*** Records for this task
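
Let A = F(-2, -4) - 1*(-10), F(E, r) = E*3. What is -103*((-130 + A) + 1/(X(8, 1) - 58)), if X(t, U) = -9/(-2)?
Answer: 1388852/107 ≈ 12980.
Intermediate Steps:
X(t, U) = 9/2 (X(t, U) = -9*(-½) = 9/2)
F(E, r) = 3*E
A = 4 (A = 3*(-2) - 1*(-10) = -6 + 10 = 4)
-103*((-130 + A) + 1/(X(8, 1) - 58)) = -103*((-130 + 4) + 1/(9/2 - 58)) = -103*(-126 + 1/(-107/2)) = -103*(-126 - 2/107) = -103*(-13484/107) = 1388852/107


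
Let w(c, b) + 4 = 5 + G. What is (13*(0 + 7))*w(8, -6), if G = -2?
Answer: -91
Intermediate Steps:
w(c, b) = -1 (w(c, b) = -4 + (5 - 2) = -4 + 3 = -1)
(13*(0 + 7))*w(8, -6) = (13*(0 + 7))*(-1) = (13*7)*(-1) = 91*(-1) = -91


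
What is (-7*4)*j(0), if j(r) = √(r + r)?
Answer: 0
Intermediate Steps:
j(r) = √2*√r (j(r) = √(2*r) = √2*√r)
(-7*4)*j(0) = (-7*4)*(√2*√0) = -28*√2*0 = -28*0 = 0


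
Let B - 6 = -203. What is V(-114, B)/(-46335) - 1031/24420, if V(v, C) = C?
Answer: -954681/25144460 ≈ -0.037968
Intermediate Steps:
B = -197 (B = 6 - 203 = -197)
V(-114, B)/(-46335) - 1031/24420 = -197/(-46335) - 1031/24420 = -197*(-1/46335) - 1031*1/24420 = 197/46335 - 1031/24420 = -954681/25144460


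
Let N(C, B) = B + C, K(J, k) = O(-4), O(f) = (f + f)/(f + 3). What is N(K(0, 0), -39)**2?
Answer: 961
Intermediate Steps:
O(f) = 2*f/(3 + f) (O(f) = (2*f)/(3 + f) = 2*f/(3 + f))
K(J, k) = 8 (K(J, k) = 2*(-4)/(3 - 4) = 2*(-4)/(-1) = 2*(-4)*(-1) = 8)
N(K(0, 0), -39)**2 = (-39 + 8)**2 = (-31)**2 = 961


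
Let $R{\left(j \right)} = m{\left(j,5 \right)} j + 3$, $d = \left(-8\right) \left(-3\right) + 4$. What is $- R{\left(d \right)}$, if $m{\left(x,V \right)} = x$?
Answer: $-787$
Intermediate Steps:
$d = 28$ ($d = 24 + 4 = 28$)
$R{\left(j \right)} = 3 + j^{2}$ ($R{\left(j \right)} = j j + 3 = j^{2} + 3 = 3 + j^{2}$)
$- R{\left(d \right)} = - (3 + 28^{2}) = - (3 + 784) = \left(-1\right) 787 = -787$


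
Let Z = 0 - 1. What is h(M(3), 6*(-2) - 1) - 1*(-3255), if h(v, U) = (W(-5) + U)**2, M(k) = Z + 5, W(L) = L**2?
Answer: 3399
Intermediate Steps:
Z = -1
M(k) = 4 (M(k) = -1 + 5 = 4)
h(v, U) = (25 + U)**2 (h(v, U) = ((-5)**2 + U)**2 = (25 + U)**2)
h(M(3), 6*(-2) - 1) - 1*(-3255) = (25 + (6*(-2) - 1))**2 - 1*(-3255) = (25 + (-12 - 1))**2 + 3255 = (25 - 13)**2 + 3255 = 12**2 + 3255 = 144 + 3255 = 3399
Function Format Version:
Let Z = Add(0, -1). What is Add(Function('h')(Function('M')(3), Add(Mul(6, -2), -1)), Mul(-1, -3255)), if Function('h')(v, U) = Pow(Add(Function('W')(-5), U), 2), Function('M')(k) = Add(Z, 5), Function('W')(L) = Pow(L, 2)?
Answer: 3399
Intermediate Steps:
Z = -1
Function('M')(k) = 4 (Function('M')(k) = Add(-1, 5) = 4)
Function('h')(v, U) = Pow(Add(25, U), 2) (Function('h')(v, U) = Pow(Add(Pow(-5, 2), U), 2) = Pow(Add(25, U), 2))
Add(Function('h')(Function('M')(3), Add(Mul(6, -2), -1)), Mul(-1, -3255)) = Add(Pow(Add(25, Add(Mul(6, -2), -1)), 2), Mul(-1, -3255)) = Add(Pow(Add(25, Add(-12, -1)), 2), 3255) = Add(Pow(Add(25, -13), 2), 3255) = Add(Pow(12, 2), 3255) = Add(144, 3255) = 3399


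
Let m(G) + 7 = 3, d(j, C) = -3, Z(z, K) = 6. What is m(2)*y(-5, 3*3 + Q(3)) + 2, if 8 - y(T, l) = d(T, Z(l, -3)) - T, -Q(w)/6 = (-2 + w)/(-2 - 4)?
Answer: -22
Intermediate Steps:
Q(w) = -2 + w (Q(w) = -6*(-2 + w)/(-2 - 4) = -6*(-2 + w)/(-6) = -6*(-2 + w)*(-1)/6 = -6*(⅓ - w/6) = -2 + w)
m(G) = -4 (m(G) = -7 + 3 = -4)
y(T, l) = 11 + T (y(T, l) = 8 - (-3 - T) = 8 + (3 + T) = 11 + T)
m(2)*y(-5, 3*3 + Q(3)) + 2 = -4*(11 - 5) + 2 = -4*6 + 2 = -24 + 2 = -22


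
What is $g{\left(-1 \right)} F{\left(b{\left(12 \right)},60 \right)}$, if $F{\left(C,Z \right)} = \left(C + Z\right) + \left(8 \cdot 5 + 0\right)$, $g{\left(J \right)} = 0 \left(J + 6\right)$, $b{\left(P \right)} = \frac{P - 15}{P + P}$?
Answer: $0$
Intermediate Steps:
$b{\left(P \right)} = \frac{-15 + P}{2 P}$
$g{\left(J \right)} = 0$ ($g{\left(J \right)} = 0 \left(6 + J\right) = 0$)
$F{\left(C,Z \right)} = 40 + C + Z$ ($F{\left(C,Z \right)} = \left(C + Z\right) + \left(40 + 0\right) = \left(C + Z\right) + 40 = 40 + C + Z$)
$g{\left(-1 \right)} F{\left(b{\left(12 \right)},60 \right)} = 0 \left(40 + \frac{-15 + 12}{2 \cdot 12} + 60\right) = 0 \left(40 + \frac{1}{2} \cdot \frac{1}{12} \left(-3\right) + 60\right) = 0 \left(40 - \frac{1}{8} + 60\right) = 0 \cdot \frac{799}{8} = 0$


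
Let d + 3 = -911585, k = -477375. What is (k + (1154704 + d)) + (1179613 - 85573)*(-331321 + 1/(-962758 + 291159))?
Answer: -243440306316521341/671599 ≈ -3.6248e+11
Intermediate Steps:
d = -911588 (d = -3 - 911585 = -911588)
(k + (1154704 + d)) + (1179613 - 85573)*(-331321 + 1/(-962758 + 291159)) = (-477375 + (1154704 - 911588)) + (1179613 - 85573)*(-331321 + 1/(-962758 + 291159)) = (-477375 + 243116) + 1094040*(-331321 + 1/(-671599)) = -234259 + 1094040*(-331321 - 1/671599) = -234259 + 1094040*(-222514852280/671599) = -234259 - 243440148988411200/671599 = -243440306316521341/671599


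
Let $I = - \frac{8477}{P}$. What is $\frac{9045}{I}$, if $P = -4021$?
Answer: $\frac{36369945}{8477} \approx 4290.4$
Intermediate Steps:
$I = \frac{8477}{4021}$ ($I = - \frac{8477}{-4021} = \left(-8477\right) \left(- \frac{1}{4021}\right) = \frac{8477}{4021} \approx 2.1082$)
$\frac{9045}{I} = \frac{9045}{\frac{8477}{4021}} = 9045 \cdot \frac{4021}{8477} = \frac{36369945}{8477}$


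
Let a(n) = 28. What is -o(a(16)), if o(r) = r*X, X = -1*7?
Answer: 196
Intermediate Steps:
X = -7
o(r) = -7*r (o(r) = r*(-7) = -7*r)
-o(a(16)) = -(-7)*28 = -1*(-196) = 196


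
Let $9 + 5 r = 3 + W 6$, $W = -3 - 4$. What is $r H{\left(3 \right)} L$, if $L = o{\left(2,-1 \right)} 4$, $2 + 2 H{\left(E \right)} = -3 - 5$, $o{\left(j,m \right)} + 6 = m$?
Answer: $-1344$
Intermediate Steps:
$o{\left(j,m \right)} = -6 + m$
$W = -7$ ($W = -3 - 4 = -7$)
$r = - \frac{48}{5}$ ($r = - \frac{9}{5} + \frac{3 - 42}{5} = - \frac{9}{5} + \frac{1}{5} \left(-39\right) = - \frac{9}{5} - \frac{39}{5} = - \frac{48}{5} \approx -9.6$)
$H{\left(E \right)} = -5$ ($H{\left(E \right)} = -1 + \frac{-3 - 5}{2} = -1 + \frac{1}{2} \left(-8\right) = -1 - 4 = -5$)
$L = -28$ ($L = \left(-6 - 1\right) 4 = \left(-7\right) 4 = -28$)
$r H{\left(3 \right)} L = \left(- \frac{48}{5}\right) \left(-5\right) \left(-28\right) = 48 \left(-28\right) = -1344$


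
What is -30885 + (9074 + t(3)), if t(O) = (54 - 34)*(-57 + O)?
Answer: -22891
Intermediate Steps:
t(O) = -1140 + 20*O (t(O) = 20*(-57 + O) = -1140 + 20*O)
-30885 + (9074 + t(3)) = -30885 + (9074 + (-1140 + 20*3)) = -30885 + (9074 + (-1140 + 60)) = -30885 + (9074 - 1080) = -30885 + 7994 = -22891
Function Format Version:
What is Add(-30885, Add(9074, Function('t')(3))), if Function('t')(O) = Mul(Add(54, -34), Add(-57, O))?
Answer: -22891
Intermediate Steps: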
******
■ Problem ■
Output the material above exactly, but only from the line that carries "Z\right) + \left(8" through the line that carries "Answer: $0$".

■ Your response ■
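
What is $g{\left(-1 \right)} F{\left(b{\left(12 \right)},60 \right)}$, if $F{\left(C,Z \right)} = \left(C + Z\right) + \left(8 \cdot 5 + 0\right)$, $g{\left(J \right)} = 0 \left(J + 6\right)$, $b{\left(P \right)} = \frac{P - 15}{P + P}$?
Answer: $0$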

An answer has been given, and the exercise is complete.